* **Requirement**
For the records that follow, please set down exactly the lines between the one holding "Maxine and Minnie" and the one holding "The game tree", inclusive, and only those.

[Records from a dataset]
════════════════
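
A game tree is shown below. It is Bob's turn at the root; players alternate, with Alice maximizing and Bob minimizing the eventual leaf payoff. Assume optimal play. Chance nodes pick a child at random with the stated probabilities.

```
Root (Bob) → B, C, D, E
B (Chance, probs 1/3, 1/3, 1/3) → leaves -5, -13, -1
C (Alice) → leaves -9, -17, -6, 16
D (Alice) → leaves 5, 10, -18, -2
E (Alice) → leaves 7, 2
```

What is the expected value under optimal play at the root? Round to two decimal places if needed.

B (Chance): 1/3·-5 + 1/3·-13 + 1/3·-1 = -6.33
C (Alice): max(-9, -17, -6, 16) = 16
D (Alice): max(5, 10, -18, -2) = 10
E (Alice): max(7, 2) = 7
Root (Bob): min(-6.33, 16, 10, 7) = -6.33

-6.33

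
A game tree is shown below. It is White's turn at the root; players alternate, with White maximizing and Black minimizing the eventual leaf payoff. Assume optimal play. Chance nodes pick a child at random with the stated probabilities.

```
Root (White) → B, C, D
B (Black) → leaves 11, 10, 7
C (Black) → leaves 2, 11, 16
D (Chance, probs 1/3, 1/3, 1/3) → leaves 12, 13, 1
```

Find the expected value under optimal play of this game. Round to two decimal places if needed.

8.67

B (Black): min(11, 10, 7) = 7
C (Black): min(2, 11, 16) = 2
D (Chance): 1/3·12 + 1/3·13 + 1/3·1 = 8.67
Root (White): max(7, 2, 8.67) = 8.67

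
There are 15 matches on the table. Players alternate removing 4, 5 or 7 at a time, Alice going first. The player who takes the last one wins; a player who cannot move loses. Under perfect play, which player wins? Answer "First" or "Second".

First

Mark each pile size as W (mover wins) or L (mover loses):
i:   0  1  2  3  4  5  6  7  8  9 10 11 12 13 14 15
     L  L  L  L  W  W  W  W  W  W  W  L  L  L  L  W
Position 15 is W, so the first player wins.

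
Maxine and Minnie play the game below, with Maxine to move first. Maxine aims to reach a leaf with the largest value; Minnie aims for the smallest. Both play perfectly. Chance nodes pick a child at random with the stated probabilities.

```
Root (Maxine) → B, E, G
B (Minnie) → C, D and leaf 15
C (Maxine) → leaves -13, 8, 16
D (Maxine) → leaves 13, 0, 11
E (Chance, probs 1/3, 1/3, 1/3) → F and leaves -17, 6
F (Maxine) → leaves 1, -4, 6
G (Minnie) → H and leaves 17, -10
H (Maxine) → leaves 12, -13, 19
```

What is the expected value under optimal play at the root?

13

C (Maxine): max(-13, 8, 16) = 16
D (Maxine): max(13, 0, 11) = 13
B (Minnie): min(16, 13, 15) = 13
F (Maxine): max(1, -4, 6) = 6
E (Chance): 1/3·6 + 1/3·-17 + 1/3·6 = -1.67
H (Maxine): max(12, -13, 19) = 19
G (Minnie): min(19, 17, -10) = -10
Root (Maxine): max(13, -1.67, -10) = 13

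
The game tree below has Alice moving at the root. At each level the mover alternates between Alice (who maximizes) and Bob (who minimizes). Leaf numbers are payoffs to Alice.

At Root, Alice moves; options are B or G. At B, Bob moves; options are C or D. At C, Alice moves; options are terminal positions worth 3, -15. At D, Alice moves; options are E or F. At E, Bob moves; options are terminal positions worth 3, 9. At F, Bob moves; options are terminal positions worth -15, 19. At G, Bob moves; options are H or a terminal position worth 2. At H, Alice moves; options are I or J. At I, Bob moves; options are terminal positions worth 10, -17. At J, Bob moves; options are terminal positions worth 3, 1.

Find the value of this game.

3

C (Alice): max(3, -15) = 3
E (Bob): min(3, 9) = 3
F (Bob): min(-15, 19) = -15
D (Alice): max(3, -15) = 3
B (Bob): min(3, 3) = 3
I (Bob): min(10, -17) = -17
J (Bob): min(3, 1) = 1
H (Alice): max(-17, 1) = 1
G (Bob): min(1, 2) = 1
Root (Alice): max(3, 1) = 3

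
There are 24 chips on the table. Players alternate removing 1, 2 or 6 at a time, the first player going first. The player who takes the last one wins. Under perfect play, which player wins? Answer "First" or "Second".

i:   0  1  2  3  4  5  6  7  8  9 10 11 12 13 14 15 16 17 18 19 20 21 22 23 24
     L  W  W  L  W  W  W  L  W  W  L  W  W  W  L  W  W  L  W  W  W  L  W  W  L
Position 24 is L, so the second player wins.

Second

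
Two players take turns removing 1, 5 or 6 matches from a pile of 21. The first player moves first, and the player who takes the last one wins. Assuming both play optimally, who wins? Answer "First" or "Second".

W/L table (W = player to move can force a win):
i:   0  1  2  3  4  5  6  7  8  9 10 11 12 13 14 15 16 17 18 19 20 21
     L  W  L  W  L  W  W  W  W  W  W  L  W  L  W  L  W  W  W  W  W  W
Position 21 is W, so the first player wins.

First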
════════════════
* **Answer area**
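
Maxine and Minnie play the game below, with Maxine to move first. Maxine aims to reach a leaf with the largest value; Minnie aims for the smallest. Both play perfectly. Chance nodes pick a child at random with the stated probabilities.

```
Root (Maxine) → B, E, G
B (Minnie) → C, D and leaf 15
C (Maxine) → leaves -13, 8, 16
D (Maxine) → leaves 13, 0, 11
E (Chance, probs 1/3, 1/3, 1/3) → F and leaves -17, 6
F (Maxine) → leaves 1, -4, 6
G (Minnie) → H and leaves 17, -10
H (Maxine) → leaves 12, -13, 19
```

What is the expected value under optimal play at the root?

13

C (Maxine): max(-13, 8, 16) = 16
D (Maxine): max(13, 0, 11) = 13
B (Minnie): min(16, 13, 15) = 13
F (Maxine): max(1, -4, 6) = 6
E (Chance): 1/3·6 + 1/3·-17 + 1/3·6 = -1.67
H (Maxine): max(12, -13, 19) = 19
G (Minnie): min(19, 17, -10) = -10
Root (Maxine): max(13, -1.67, -10) = 13

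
The game tree below has Alice moving at the root. At each level the mover alternates between Alice (who maximizes) and Bob (who minimizes). Leaf numbers are payoffs to Alice.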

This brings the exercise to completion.